**TO DO**
The full listing, reproduced exactly, is what the response must contain.

**SUPPLIED DATA**
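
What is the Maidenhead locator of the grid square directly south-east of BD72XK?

BD82aj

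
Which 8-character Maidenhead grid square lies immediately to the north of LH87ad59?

Latitude extended square 9; +1 → 10, wraps to 0, carry into subsquare.
Latitude subsquare d = 3; +1 → 4 = e.
The longitude characters are unchanged.

LH87ae50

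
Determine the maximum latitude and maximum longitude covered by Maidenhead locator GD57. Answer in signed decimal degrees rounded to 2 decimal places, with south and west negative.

Field G=6, D=3: +6·20° lon, +3·10° lat → SW at lon -60°, lat -60°.
Square 5, 7: +5·2° lon, +7·1° lat → SW at lon -50°, lat -53°.
Cell spans 2° lon × 1° lat. NE corner is SW corner plus one full cell.
latitude -52.00, longitude -48.00.

-52.00, -48.00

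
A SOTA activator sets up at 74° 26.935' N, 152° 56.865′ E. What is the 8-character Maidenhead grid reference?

Shift to the Maidenhead origin (180°W, 90°S): lon 332.94775, lat 164.44892.
Field (20°×10°, letters A–R): 332.94775/20 → 16 → Q, 164.44892/10 → 16 → Q; chars QQ.
Square (2°×1°, digits 0–9): 12.94775/2 → 6, 4.44892/1 → 4; chars 64.
Subsquare (5′×2.5′, letters a–x): 0.94775/0.0833333 → 11 → l, 0.44892/0.0416667 → 10 → k; chars lk.
Extended square (30″×15″, digits 0–9): 0.03108/0.00833333 → 3, 0.03225/0.00416667 → 7; chars 37.

QQ64lk37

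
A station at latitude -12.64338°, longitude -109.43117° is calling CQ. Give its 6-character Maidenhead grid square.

Shift to the Maidenhead origin (180°W, 90°S): lon 70.5688, lat 77.3566.
Field (20°×10°, letters A–R): 70.5688/20 → 3 → D, 77.3566/10 → 7 → H; chars DH.
Square (2°×1°, digits 0–9): 10.5688/2 → 5, 7.3566/1 → 7; chars 57.
Subsquare (5′×2.5′, letters a–x): 0.5688/0.0833333 → 6 → g, 0.3566/0.0416667 → 8 → i; chars gi.

DH57gi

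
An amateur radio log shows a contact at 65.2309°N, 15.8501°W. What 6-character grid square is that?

Shift to the Maidenhead origin (180°W, 90°S): lon 164.1499, lat 155.2309.
Field: 164.1499/20 → 8 → I, 155.2309/10 → 15 → P; chars IP.
Square: 4.1499/2 → 2, 5.2309/1 → 5; chars 25.
Subsquare: 0.1499/0.0833333 → 1 → b, 0.2309/0.0416667 → 5 → f; chars bf.

IP25bf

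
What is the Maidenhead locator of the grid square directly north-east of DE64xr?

Longitude subsquare x = 23; +1 → 24, wraps to 0 = a, carry into square.
Longitude square 6; +1 → 7.
Latitude subsquare r = 17; +1 → 18 = s.

DE74as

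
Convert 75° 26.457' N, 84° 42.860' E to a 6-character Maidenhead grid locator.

NQ25ik

Add 180° to longitude and 90° to latitude: 264.7143, 165.4409.
Field: 264.7143/20 → 13 → N, 165.4409/10 → 16 → Q; chars NQ.
Square: 4.7143/2 → 2, 5.4409/1 → 5; chars 25.
Subsquare: 0.7143/0.0833333 → 8 → i, 0.4409/0.0416667 → 10 → k; chars ik.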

**TASK SOLUTION**
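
What is the Maidenhead locator of the grid square directly south-east of BD72XK?

BD82aj

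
Which 8-character Maidenhead grid square lies immediately to the north of LH87ad59?

Latitude extended square 9; +1 → 10, wraps to 0, carry into subsquare.
Latitude subsquare d = 3; +1 → 4 = e.
The longitude characters are unchanged.

LH87ae50

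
Determine the maximum latitude and maximum longitude covered by Maidenhead locator GD57. Answer in signed decimal degrees rounded to 2 decimal places, with south and west negative.

Field G=6, D=3: +6·20° lon, +3·10° lat → SW at lon -60°, lat -60°.
Square 5, 7: +5·2° lon, +7·1° lat → SW at lon -50°, lat -53°.
Cell spans 2° lon × 1° lat. NE corner is SW corner plus one full cell.
latitude -52.00, longitude -48.00.

-52.00, -48.00

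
A SOTA activator sets up at 74° 26.935' N, 152° 56.865′ E. What is the 8-character Maidenhead grid reference?

Shift to the Maidenhead origin (180°W, 90°S): lon 332.94775, lat 164.44892.
Field (20°×10°, letters A–R): 332.94775/20 → 16 → Q, 164.44892/10 → 16 → Q; chars QQ.
Square (2°×1°, digits 0–9): 12.94775/2 → 6, 4.44892/1 → 4; chars 64.
Subsquare (5′×2.5′, letters a–x): 0.94775/0.0833333 → 11 → l, 0.44892/0.0416667 → 10 → k; chars lk.
Extended square (30″×15″, digits 0–9): 0.03108/0.00833333 → 3, 0.03225/0.00416667 → 7; chars 37.

QQ64lk37

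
A station at latitude -12.64338°, longitude -109.43117° is calling CQ. Give its 6-character Maidenhead grid square.

Shift to the Maidenhead origin (180°W, 90°S): lon 70.5688, lat 77.3566.
Field (20°×10°, letters A–R): 70.5688/20 → 3 → D, 77.3566/10 → 7 → H; chars DH.
Square (2°×1°, digits 0–9): 10.5688/2 → 5, 7.3566/1 → 7; chars 57.
Subsquare (5′×2.5′, letters a–x): 0.5688/0.0833333 → 6 → g, 0.3566/0.0416667 → 8 → i; chars gi.

DH57gi

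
An amateur radio log shows a contact at 65.2309°N, 15.8501°W. What 6-character grid square is that?

Shift to the Maidenhead origin (180°W, 90°S): lon 164.1499, lat 155.2309.
Field: 164.1499/20 → 8 → I, 155.2309/10 → 15 → P; chars IP.
Square: 4.1499/2 → 2, 5.2309/1 → 5; chars 25.
Subsquare: 0.1499/0.0833333 → 1 → b, 0.2309/0.0416667 → 5 → f; chars bf.

IP25bf

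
What is the Maidenhead locator of the grid square directly north-east of DE64xr?

Longitude subsquare x = 23; +1 → 24, wraps to 0 = a, carry into square.
Longitude square 6; +1 → 7.
Latitude subsquare r = 17; +1 → 18 = s.

DE74as

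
Convert 75° 26.457' N, 84° 42.860' E to a 6-character Maidenhead grid locator.

NQ25ik

Add 180° to longitude and 90° to latitude: 264.7143, 165.4409.
Field: 264.7143/20 → 13 → N, 165.4409/10 → 16 → Q; chars NQ.
Square: 4.7143/2 → 2, 5.4409/1 → 5; chars 25.
Subsquare: 0.7143/0.0833333 → 8 → i, 0.4409/0.0416667 → 10 → k; chars ik.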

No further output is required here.